Show me each line of the listing below where the word "observed" appears.

GIVEN ENTRIES -
↓

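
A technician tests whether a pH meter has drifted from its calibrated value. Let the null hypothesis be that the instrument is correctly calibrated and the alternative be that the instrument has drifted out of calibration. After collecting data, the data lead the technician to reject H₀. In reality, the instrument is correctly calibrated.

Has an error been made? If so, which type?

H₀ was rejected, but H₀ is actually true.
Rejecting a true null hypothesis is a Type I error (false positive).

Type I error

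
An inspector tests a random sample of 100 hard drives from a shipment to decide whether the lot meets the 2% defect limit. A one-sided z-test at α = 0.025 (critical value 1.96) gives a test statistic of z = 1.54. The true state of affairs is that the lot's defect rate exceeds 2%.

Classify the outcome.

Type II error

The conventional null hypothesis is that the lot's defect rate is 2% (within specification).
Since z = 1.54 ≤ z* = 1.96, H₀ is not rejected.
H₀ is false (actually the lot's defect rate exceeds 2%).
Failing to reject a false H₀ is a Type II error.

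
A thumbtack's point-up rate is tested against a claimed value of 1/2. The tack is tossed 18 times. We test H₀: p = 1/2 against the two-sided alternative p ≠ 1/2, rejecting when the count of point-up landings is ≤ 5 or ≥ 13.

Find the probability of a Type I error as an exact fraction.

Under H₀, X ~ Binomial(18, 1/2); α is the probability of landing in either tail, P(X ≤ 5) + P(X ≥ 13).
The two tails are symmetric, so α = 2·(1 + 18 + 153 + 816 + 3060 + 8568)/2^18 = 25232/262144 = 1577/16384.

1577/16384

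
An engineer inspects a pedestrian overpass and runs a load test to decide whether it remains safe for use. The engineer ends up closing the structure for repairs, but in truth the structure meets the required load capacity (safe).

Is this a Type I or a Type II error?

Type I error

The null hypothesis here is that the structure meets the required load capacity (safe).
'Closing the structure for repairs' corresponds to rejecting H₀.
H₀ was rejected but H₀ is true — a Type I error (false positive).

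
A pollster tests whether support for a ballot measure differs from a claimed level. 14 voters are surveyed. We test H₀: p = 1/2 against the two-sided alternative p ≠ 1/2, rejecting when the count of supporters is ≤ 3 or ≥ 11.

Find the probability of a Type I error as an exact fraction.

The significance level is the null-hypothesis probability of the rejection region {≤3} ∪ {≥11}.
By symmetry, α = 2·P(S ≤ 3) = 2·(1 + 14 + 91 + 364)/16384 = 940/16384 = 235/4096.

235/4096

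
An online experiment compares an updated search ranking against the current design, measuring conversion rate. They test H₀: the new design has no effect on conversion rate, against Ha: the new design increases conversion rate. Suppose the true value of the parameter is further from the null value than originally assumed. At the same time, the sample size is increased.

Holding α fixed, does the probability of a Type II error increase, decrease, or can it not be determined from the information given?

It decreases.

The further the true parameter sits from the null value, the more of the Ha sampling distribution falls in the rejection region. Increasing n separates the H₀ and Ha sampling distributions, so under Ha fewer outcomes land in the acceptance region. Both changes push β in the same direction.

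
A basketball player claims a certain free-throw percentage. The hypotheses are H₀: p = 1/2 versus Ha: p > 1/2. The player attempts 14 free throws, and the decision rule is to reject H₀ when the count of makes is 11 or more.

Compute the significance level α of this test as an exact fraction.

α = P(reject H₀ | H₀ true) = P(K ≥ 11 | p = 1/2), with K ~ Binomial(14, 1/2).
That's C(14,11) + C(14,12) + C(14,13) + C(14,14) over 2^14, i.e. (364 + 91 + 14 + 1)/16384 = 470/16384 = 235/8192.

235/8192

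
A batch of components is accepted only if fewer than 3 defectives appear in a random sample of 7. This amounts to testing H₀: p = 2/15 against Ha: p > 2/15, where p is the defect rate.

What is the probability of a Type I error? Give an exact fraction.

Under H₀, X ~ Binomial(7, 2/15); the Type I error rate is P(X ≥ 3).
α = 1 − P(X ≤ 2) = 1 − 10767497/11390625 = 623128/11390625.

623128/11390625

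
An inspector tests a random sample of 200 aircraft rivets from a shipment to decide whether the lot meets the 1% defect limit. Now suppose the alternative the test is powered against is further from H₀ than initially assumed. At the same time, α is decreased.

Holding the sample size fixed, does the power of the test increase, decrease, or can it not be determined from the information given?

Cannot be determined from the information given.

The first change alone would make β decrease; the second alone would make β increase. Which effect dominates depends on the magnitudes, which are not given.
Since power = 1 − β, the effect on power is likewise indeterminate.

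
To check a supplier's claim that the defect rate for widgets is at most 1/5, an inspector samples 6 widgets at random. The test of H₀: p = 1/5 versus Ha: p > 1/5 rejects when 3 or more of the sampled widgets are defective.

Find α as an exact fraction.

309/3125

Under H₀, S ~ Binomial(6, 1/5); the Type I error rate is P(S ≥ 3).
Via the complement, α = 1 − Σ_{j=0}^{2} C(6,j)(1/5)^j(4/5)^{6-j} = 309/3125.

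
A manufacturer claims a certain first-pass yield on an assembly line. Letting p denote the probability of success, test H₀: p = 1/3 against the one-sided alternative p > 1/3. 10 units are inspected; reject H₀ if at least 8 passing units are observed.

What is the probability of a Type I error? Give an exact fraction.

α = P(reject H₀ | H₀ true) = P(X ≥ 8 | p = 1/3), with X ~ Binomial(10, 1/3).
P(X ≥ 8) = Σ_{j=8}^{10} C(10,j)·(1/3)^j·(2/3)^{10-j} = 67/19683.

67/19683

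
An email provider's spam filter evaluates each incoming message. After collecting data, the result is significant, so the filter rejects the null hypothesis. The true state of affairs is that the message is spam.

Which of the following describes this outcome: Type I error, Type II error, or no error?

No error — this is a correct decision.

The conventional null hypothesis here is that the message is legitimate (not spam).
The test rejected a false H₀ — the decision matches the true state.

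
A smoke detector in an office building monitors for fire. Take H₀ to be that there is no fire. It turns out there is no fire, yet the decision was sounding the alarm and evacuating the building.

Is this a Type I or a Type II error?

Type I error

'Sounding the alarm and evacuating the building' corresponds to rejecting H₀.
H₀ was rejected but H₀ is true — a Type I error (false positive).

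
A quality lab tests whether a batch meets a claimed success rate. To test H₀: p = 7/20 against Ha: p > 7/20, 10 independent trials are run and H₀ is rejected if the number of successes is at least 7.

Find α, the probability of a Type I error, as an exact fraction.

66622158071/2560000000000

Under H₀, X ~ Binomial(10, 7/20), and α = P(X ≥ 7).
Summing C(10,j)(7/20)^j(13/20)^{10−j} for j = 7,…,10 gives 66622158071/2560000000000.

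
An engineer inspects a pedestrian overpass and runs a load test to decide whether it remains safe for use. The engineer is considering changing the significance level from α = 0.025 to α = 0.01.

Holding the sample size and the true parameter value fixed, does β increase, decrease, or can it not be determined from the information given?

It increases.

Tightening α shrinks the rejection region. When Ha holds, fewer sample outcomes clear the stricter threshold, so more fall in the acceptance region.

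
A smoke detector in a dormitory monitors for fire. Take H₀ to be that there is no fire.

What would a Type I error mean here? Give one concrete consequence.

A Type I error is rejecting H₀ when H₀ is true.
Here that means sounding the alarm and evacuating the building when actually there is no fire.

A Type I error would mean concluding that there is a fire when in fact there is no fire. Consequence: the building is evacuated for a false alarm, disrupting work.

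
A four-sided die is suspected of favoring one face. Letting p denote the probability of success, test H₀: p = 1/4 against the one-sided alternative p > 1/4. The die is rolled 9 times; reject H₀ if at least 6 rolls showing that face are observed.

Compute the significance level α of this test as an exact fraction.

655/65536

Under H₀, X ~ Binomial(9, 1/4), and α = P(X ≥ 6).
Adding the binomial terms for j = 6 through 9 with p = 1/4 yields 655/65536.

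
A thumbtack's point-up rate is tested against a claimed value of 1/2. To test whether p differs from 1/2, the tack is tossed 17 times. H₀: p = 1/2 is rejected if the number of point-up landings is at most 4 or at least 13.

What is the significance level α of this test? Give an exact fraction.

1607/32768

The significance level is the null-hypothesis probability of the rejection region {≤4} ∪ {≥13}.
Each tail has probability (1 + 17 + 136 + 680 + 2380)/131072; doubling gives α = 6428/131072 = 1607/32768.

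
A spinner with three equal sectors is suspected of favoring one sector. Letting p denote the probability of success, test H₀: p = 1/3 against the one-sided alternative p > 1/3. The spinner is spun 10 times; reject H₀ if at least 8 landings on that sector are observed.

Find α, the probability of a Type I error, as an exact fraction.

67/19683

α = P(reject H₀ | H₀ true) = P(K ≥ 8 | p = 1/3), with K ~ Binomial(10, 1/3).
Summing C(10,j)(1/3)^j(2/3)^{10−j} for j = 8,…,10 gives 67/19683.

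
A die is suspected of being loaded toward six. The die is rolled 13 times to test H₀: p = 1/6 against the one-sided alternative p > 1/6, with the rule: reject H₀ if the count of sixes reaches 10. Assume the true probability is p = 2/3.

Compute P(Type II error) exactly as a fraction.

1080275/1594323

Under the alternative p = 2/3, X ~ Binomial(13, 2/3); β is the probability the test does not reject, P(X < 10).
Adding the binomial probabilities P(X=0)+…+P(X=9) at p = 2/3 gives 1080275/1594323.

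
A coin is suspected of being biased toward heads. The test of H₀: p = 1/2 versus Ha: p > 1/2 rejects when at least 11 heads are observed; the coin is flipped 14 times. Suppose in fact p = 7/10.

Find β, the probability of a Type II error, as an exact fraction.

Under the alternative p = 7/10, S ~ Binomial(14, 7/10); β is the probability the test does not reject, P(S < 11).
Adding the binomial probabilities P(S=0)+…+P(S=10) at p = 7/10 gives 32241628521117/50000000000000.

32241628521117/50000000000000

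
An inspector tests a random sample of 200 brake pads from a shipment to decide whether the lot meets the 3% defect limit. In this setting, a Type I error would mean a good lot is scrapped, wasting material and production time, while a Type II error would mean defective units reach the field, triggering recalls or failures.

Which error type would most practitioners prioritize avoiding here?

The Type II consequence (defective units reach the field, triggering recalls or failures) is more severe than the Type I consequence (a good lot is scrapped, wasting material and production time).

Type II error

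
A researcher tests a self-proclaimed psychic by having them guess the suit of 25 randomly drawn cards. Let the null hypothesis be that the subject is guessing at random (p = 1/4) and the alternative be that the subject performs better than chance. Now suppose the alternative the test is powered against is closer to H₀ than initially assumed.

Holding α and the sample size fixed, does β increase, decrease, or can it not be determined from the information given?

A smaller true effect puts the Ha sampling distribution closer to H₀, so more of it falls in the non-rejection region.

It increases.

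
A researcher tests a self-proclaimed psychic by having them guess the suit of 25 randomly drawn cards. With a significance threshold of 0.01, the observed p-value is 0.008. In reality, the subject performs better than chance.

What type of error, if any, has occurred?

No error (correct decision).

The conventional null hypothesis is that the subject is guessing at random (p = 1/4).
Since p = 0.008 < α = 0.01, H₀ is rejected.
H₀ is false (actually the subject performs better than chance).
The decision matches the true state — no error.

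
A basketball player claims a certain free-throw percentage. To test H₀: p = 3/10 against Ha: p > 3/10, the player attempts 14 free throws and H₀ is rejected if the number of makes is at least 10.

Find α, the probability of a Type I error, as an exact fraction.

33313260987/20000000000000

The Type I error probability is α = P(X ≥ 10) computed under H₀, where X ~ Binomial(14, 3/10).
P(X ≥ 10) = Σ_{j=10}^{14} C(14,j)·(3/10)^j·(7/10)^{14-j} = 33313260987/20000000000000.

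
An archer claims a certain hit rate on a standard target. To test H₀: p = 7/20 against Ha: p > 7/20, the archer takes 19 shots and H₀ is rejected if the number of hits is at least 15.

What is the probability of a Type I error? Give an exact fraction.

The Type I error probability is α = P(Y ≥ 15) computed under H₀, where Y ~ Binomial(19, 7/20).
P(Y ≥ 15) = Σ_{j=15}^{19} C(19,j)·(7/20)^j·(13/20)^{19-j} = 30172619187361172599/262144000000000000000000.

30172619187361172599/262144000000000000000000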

↑
↓

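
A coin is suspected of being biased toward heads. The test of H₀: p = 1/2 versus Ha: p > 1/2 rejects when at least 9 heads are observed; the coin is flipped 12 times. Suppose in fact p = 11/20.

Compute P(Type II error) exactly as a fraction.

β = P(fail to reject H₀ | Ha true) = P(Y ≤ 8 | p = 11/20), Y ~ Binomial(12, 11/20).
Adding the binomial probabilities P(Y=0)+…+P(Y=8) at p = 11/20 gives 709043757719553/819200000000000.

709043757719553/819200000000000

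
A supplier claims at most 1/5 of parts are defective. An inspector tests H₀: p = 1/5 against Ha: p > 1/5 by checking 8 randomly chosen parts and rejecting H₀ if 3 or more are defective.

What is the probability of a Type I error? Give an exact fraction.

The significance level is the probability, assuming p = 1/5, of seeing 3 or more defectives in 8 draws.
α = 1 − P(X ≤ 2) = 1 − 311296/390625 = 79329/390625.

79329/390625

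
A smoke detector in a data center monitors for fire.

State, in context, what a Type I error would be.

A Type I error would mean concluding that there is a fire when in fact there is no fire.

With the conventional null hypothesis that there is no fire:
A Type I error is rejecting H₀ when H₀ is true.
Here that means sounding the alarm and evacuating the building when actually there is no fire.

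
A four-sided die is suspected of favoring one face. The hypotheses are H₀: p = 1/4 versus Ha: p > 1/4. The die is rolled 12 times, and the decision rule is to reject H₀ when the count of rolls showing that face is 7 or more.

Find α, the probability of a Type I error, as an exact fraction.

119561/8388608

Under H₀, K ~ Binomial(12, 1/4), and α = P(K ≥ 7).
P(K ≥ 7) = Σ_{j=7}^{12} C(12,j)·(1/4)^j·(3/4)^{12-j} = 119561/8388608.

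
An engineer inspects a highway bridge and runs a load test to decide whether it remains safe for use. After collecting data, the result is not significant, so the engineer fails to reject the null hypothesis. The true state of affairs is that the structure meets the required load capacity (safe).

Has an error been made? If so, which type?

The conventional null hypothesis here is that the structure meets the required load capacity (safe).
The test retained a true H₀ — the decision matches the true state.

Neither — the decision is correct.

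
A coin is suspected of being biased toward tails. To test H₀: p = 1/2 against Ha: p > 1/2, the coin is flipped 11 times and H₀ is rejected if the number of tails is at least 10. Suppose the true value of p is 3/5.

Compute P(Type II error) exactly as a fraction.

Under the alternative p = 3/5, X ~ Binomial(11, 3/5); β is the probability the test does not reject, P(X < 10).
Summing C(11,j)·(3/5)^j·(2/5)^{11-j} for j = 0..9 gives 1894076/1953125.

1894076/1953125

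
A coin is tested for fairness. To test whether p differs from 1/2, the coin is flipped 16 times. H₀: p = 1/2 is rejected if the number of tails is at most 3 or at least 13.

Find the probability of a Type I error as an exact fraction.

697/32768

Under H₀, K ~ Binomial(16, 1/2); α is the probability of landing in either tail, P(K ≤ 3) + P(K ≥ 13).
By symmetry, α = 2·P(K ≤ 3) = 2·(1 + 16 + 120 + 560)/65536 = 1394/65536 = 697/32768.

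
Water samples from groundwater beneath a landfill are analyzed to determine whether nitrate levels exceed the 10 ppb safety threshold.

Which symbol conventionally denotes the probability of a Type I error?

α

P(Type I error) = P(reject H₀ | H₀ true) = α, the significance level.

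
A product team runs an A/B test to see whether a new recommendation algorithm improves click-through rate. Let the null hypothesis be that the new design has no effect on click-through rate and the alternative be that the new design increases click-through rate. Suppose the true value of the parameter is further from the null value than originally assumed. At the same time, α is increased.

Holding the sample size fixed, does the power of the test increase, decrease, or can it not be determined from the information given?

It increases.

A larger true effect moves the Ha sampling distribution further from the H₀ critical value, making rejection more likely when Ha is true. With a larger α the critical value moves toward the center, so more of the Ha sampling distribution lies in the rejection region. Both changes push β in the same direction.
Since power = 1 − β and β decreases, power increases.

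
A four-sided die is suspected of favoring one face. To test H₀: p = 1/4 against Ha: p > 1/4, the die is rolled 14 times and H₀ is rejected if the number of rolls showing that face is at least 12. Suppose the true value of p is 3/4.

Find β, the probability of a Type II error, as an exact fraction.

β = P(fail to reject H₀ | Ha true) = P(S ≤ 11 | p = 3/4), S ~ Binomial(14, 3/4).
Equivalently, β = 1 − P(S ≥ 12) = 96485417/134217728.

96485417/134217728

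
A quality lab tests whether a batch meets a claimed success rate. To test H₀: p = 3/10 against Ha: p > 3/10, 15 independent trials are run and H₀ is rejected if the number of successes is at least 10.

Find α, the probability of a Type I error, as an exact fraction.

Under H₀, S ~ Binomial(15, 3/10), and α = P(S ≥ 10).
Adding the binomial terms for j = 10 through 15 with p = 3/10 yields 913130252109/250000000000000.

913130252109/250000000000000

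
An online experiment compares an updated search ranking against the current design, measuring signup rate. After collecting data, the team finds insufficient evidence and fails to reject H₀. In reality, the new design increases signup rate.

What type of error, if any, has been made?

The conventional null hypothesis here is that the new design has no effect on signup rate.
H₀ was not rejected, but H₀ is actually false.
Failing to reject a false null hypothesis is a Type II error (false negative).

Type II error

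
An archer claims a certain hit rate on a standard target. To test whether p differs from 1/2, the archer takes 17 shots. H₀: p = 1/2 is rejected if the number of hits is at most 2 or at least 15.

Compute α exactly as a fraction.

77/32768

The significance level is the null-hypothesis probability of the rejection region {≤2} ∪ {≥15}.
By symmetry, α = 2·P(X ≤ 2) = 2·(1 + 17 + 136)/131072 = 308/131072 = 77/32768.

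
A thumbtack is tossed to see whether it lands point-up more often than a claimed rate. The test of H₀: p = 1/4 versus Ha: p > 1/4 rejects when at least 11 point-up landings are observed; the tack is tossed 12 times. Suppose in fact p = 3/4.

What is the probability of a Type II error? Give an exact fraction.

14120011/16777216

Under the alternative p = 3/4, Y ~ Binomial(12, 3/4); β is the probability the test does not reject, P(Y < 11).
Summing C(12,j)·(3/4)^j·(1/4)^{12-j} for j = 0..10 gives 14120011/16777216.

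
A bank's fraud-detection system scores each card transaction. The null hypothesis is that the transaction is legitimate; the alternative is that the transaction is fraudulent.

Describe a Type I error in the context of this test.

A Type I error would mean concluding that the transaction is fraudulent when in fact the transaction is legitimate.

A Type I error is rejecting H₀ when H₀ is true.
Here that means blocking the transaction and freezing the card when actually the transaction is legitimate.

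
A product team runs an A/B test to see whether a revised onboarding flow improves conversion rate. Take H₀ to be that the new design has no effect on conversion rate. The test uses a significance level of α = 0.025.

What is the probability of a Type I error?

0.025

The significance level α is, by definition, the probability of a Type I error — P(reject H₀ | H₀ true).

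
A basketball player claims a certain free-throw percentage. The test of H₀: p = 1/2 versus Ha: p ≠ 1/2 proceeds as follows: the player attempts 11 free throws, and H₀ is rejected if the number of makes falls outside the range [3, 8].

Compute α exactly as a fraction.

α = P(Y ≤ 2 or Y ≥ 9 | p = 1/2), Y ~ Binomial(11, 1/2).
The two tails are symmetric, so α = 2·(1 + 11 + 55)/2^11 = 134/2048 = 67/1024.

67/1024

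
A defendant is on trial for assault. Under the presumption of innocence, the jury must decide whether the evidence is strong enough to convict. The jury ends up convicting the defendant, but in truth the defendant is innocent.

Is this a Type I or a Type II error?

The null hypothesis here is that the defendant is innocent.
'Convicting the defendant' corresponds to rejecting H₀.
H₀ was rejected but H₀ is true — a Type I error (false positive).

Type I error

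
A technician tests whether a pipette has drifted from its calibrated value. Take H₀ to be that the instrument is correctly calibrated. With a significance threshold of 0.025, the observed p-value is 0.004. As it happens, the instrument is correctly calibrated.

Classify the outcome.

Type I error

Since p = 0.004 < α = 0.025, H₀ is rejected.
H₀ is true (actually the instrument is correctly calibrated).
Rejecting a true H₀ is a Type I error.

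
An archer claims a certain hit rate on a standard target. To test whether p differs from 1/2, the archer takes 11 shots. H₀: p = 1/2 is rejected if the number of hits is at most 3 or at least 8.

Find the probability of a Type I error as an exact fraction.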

↑
↓

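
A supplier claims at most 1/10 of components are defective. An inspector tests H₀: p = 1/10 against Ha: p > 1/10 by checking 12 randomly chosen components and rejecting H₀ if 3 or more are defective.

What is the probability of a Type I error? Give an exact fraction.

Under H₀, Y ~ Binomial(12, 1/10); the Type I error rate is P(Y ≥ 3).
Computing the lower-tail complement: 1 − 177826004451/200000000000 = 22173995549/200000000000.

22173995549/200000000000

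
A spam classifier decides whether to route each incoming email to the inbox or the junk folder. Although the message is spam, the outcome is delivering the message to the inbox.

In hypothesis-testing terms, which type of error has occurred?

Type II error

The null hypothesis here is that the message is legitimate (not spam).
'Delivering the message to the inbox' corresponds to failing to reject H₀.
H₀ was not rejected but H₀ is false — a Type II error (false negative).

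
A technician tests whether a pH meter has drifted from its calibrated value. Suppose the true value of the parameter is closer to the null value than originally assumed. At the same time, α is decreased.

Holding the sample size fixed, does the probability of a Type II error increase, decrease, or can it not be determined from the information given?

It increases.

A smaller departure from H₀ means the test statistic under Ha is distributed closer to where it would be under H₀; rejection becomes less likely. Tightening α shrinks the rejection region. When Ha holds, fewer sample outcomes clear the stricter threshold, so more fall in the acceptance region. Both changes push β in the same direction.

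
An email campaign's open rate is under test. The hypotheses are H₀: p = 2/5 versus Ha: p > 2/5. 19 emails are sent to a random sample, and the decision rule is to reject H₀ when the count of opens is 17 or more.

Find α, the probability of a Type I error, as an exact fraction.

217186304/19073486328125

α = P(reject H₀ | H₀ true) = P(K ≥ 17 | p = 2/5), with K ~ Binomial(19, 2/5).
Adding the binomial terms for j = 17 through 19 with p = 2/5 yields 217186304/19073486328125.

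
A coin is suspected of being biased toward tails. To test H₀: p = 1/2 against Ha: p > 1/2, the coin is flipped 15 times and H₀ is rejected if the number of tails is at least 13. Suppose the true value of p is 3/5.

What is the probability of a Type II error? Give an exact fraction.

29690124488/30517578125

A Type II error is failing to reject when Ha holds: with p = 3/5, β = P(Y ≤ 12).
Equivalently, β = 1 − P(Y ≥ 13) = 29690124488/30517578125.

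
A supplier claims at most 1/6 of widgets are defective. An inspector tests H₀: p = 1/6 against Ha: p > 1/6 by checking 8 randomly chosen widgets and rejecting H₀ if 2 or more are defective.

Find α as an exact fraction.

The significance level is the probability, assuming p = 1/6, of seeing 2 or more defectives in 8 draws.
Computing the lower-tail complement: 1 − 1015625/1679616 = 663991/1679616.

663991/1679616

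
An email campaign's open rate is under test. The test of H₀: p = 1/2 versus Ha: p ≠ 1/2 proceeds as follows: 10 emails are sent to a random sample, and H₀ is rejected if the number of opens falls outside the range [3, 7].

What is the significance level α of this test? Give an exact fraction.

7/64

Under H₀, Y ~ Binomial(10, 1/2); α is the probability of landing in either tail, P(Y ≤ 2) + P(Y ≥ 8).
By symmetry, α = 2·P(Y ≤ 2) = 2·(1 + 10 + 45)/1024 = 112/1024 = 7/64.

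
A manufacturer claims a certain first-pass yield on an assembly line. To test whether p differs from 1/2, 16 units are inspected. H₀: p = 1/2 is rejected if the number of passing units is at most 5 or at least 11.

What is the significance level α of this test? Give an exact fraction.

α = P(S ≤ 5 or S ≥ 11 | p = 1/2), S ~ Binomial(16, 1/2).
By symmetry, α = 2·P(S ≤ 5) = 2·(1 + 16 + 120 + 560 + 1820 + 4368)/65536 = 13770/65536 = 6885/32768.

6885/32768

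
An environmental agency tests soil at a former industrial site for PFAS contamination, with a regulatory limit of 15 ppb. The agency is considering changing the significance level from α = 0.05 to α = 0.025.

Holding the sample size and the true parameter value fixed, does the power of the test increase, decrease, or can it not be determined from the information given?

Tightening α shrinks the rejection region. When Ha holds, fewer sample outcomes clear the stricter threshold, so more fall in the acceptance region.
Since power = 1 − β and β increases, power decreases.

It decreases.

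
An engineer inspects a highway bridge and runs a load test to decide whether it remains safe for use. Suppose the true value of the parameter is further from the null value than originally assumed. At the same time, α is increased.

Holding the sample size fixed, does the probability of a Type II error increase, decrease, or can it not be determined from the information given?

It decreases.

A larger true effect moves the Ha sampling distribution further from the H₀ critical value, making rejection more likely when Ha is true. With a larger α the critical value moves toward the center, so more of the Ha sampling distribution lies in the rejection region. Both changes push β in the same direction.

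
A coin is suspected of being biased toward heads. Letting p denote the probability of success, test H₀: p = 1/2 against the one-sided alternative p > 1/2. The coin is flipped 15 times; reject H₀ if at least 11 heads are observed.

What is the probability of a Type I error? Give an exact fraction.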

↑

SOLUTION TO THE PROBLEM -
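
A manufacturer claims a certain first-pass yield on an assembly line. Letting p denote the probability of success, test H₀: p = 1/3 against the one-sided alternative p > 1/3. 10 units are inspected; reject H₀ if at least 8 passing units are observed.
A four-sided die is suspected of favoring one face. Letting p denote the probability of success, test H₀: p = 1/4 against the one-sided alternative p > 1/4. The die is rolled 9 times; reject H₀ if at least 6 rolls showing that face are observed.
A spinner with three equal sectors is suspected of favoring one sector. Letting p denote the probability of success, test H₀: p = 1/3 against the one-sided alternative p > 1/3. The spinner is spun 10 times; reject H₀ if at least 8 landings on that sector are observed.
A coin is suspected of being biased toward heads. The test of H₀: p = 1/2 versus Ha: p > 1/2 rejects when at least 11 heads are observed; the coin is flipped 14 times. Suppose in fact p = 7/10.
A researcher tests a self-proclaimed psychic by having them guess the suit of 25 randomly drawn cards. With a significance threshold of 0.01, the observed p-value is 0.008. In reality, the subject performs better than chance.
A coin is suspected of being biased toward heads. The test of H₀: p = 1/2 versus Ha: p > 1/2 rejects when at least 9 heads are observed; the coin is flipped 12 times. Suppose in fact p = 11/20.
A thumbtack is tossed to see whether it lands point-up more often than a claimed rate. The test of H₀: p = 1/4 versus Ha: p > 1/4 rejects when at least 11 point-up landings are observed; the tack is tossed 12 times. Suppose in fact p = 3/4.
A technician tests whether a pipette has drifted from its calibrated value. Take H₀ to be that the instrument is correctly calibrated. With a significance threshold of 0.025, the observed p-value is 0.004. As it happens, the instrument is correctly calibrated.
A coin is suspected of being biased toward heads. Letting p denote the probability of success, test H₀: p = 1/2 against the one-sided alternative p > 1/2. The coin is flipped 15 times; reject H₀ if at least 11 heads are observed.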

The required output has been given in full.